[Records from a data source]

++++++++++

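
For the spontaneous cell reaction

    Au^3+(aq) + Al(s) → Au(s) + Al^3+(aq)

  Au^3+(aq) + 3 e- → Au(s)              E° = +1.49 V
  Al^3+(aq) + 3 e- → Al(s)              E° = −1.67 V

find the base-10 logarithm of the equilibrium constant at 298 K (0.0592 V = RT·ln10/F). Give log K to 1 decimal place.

The Au³⁺/Au couple is reduced (cathode); E°cell = +1.49 − (−1.67) = +3.16 V with n = 3.
At equilibrium E = 0, so log K = nE°cell / 0.0592 = (3)(+3.16) / 0.0592 = 160.1.

log K = 160.1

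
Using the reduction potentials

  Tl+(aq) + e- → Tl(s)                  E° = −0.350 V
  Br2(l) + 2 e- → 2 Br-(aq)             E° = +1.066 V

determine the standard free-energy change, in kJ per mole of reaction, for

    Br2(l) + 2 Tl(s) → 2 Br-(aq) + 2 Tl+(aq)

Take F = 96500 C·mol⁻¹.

In the reaction as written Br2(l) is reduced, so the Br₂/Br⁻ couple is the cathode and Tl⁺/Tl is the anode.
E°cell = +1.066 − (−0.350) = +1.416 V; balancing electrons gives n = 2.
ΔG° = −nFE°cell = −(2)(96500)(+1.416) J/mol = −273 kJ/mol.

−273 kJ/mol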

++++++++++

* _WHAT YOU HAVE TO DO_: The response should consist of all the entries, set down exactly.

* _SOLUTION_:
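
For the spontaneous cell reaction

    Au^3+(aq) + Al(s) → Au(s) + Al^3+(aq)

  Au^3+(aq) + 3 e- → Au(s)              E° = +1.49 V
  Al^3+(aq) + 3 e- → Al(s)              E° = −1.67 V

find the base-10 logarithm of the equilibrium constant at 298 K (0.0592 V = RT·ln10/F). Give log K to 1 decimal place.

The Au³⁺/Au couple is reduced (cathode); E°cell = +1.49 − (−1.67) = +3.16 V with n = 3.
At equilibrium E = 0, so log K = nE°cell / 0.0592 = (3)(+3.16) / 0.0592 = 160.1.

log K = 160.1

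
Using the reduction potentials

  Tl+(aq) + e- → Tl(s)                  E° = −0.350 V
  Br2(l) + 2 e- → 2 Br-(aq)             E° = +1.066 V

determine the standard free-energy change, in kJ per mole of reaction, for

    Br2(l) + 2 Tl(s) → 2 Br-(aq) + 2 Tl+(aq)

Take F = 96500 C·mol⁻¹.

In the reaction as written Br2(l) is reduced, so the Br₂/Br⁻ couple is the cathode and Tl⁺/Tl is the anode.
E°cell = +1.066 − (−0.350) = +1.416 V; balancing electrons gives n = 2.
ΔG° = −nFE°cell = −(2)(96500)(+1.416) J/mol = −273 kJ/mol.

−273 kJ/mol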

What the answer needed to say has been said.